The data:
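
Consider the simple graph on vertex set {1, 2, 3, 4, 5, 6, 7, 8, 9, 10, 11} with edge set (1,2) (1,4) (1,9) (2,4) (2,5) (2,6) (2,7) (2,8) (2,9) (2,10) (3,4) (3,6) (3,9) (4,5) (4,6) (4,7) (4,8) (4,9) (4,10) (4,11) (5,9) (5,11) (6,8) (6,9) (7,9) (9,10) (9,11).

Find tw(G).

3

A width-3 tree decomposition is:
Bags: B1 = {1, 2, 4, 9}  B2 = {2, 4, 7, 9}  B3 = {2, 4, 6, 9}  B4 = {2, 4, 9, 10}  B5 = {2, 4, 5, 9}  B6 = {3, 4, 6, 9}  B7 = {4, 5, 9, 11}  B8 = {2, 4, 6, 8}
Tree: B1–B2, B1–B3, B3–B4, B1–B5, B3–B6, B5–B7, B3–B8
The largest bag has 4 vertices, giving width 3; this decomposition certifies tw(G) ≤ 3. On the other hand G contains the 4-clique {2, 4, 6, 8}. A clique must lie in a single bag of any decomposition, so no decomposition can have width below 3. Therefore the treewidth is 3.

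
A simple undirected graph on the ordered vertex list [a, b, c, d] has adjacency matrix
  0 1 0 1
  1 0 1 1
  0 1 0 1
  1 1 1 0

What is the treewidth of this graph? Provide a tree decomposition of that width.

Treewidth 2.
One such decomposition:
Bags: B1 = {a, b, d}  B2 = {b, c, d}
Tree: B1–B2

Every bag has size at most 3, so the width is 3 − 1 = 2 and tw(G) ≤ 2. On the other hand G contains the 3-clique {b, c, d}. A clique must lie in a single bag of any decomposition, so no decomposition can have width below 2. Combining the bounds, tw(G) = 2.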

What you are asked to do: Repeat the data above in full, word for word.

Exercise result:
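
Consider the simple graph on vertex set {1, 2, 3, 4, 5, 6, 7, 8, 9, 10, 11} with edge set (1,2) (1,4) (1,9) (2,4) (2,5) (2,6) (2,7) (2,8) (2,9) (2,10) (3,4) (3,6) (3,9) (4,5) (4,6) (4,7) (4,8) (4,9) (4,10) (4,11) (5,9) (5,11) (6,8) (6,9) (7,9) (9,10) (9,11).

Find tw(G).

3

A width-3 tree decomposition is:
Bags: B1 = {1, 2, 4, 9}  B2 = {2, 4, 7, 9}  B3 = {2, 4, 6, 9}  B4 = {2, 4, 9, 10}  B5 = {2, 4, 5, 9}  B6 = {3, 4, 6, 9}  B7 = {4, 5, 9, 11}  B8 = {2, 4, 6, 8}
Tree: B1–B2, B1–B3, B3–B4, B1–B5, B3–B6, B5–B7, B3–B8
The largest bag has 4 vertices, giving width 3; this decomposition certifies tw(G) ≤ 3. On the other hand G contains the 4-clique {2, 4, 6, 8}. A clique must lie in a single bag of any decomposition, so no decomposition can have width below 3. Therefore the treewidth is 3.

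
A simple undirected graph on the ordered vertex list [a, b, c, d] has adjacency matrix
  0 1 0 1
  1 0 1 1
  0 1 0 1
  1 1 1 0

What is the treewidth of this graph? Provide a tree decomposition of that width.

Treewidth 2.
One such decomposition:
Bags: B1 = {a, b, d}  B2 = {b, c, d}
Tree: B1–B2

Every bag has size at most 3, so the width is 3 − 1 = 2 and tw(G) ≤ 2. On the other hand G contains the 3-clique {b, c, d}. A clique must lie in a single bag of any decomposition, so no decomposition can have width below 2. Combining the bounds, tw(G) = 2.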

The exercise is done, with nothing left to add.